Source material —

+++

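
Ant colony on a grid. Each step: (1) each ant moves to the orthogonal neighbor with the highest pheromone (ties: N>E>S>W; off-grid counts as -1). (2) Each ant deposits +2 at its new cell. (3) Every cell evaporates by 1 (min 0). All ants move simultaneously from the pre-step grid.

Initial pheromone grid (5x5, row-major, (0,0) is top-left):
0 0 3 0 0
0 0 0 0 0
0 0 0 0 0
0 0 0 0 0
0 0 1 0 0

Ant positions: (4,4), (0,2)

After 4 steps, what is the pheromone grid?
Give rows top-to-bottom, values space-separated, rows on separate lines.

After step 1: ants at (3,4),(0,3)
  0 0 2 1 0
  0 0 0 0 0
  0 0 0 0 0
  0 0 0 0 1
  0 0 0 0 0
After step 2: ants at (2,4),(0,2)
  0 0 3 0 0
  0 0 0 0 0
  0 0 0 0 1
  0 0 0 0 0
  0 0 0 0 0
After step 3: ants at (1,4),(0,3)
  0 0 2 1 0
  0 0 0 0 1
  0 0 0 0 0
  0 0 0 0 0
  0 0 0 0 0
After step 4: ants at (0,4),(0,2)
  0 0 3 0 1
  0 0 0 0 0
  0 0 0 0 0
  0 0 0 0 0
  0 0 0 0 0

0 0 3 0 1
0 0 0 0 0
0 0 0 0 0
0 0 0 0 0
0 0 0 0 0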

+++

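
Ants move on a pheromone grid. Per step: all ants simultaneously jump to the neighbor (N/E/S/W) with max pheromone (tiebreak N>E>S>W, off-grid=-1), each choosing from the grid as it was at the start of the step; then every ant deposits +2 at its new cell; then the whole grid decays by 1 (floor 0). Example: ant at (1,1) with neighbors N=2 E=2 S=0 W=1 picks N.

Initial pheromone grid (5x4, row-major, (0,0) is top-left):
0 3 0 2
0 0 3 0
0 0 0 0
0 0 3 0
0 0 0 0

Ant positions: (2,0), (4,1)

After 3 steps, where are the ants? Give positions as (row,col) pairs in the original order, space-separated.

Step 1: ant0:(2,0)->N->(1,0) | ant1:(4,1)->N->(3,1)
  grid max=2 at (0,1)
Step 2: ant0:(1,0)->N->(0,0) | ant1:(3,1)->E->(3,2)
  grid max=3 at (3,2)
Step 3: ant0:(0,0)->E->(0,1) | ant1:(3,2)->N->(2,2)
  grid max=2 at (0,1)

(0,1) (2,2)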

+++

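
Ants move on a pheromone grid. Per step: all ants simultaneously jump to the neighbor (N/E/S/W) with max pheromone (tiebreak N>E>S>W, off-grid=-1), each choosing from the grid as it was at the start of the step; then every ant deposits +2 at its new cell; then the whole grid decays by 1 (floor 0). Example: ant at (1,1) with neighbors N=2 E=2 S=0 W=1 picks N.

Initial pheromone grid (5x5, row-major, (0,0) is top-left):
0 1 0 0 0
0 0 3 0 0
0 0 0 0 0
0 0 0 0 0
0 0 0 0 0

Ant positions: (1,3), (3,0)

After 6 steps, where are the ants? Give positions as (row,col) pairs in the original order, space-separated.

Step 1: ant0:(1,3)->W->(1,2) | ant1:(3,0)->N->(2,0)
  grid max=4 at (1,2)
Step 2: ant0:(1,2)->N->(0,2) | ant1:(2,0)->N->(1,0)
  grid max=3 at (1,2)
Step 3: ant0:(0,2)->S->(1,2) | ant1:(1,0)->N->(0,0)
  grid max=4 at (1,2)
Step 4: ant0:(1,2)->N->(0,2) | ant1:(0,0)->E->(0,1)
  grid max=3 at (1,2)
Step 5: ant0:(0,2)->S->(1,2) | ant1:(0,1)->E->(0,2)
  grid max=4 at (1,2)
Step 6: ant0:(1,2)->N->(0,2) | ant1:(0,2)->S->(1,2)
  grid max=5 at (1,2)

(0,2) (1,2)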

+++

Task brief —
The stretch of entries above that starts with the line containing "Ant colony on" and goes on through the line containing "After 4 steps, what is the pheromone grid?" is to be transcribed exactly, and no other line is to be transcribed.

Problem solution —
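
Ant colony on a grid. Each step: (1) each ant moves to the orthogonal neighbor with the highest pheromone (ties: N>E>S>W; off-grid counts as -1). (2) Each ant deposits +2 at its new cell. (3) Every cell evaporates by 1 (min 0). All ants move simultaneously from the pre-step grid.

Initial pheromone grid (5x5, row-major, (0,0) is top-left):
0 0 3 0 0
0 0 0 0 0
0 0 0 0 0
0 0 0 0 0
0 0 1 0 0

Ant positions: (4,4), (0,2)

After 4 steps, what is the pheromone grid?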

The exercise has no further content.